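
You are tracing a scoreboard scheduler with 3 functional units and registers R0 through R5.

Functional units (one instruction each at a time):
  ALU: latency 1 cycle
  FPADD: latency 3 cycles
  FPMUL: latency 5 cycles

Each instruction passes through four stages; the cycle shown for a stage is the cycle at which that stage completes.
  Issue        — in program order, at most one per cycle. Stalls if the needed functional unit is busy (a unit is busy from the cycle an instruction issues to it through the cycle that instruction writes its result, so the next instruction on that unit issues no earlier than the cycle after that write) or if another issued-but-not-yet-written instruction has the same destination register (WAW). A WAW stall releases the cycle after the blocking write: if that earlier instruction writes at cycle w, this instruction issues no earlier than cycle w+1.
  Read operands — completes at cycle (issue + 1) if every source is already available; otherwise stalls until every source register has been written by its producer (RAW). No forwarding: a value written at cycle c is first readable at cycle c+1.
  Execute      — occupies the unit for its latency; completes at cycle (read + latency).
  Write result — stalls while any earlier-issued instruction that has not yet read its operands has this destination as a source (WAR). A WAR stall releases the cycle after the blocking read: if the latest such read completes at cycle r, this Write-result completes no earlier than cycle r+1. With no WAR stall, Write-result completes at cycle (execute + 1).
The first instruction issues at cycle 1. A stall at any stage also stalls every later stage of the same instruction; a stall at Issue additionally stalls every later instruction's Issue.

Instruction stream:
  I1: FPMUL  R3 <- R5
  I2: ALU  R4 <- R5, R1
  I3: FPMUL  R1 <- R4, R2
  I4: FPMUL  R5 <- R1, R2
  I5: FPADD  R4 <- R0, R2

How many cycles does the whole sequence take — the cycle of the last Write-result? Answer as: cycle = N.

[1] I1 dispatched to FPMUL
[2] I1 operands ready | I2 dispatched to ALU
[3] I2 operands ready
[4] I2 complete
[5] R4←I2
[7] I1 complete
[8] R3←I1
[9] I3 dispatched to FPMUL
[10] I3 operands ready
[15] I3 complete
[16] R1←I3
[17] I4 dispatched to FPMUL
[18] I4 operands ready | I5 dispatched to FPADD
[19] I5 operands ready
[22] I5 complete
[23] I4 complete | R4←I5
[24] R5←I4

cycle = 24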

_WHAT IS NEEDED_
The full set of entries, copied exactly, is the expected answer.

_EXPECTED OUTPUT_
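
You are tracing a scoreboard scheduler with 3 functional units and registers R0 through R5.

Functional units (one instruction each at a time):
  ALU: latency 1 cycle
  FPADD: latency 3 cycles
  FPMUL: latency 5 cycles

Each instruction passes through four stages; the cycle shown for a stage is the cycle at which that stage completes.
  Issue        — in program order, at most one per cycle. Stalls if the needed functional unit is busy (a unit is busy from the cycle an instruction issues to it through the cycle that instruction writes its result, so the next instruction on that unit issues no earlier than the cycle after that write) or if another issued-but-not-yet-written instruction has the same destination register (WAW). A WAW stall releases the cycle after the blocking write: if that earlier instruction writes at cycle w, this instruction issues no earlier than cycle w+1.
  Read operands — completes at cycle (issue + 1) if every source is already available; otherwise stalls until every source register has been written by its producer (RAW). No forwarding: a value written at cycle c is first readable at cycle c+1.
  Execute      — occupies the unit for its latency; completes at cycle (read + latency).
  Write result — stalls while any earlier-issued instruction that has not yet read its operands has this destination as a source (WAR). A WAR stall releases the cycle after the blocking read: if the latest such read completes at cycle r, this Write-result completes no earlier than cycle r+1. With no WAR stall, Write-result completes at cycle (execute + 1).
The first instruction issues at cycle 1. A stall at any stage also stalls every later stage of the same instruction; a stall at Issue additionally stalls every later instruction's Issue.

Instruction stream:
  I1: FPMUL  R3 <- R5
  I2: ALU  R4 <- R5, R1
  I3: FPMUL  R1 <- R4, R2
  I4: FPMUL  R5 <- R1, R2
  I5: FPADD  R4 <- R0, R2

How many cycles does the whole sequence take — the cycle of the last Write-result? Answer as: cycle = N.

[1] I1 dispatched to FPMUL
[2] I1 operands ready | I2 dispatched to ALU
[3] I2 operands ready
[4] I2 complete
[5] R4←I2
[7] I1 complete
[8] R3←I1
[9] I3 dispatched to FPMUL
[10] I3 operands ready
[15] I3 complete
[16] R1←I3
[17] I4 dispatched to FPMUL
[18] I4 operands ready | I5 dispatched to FPADD
[19] I5 operands ready
[22] I5 complete
[23] I4 complete | R4←I5
[24] R5←I4

cycle = 24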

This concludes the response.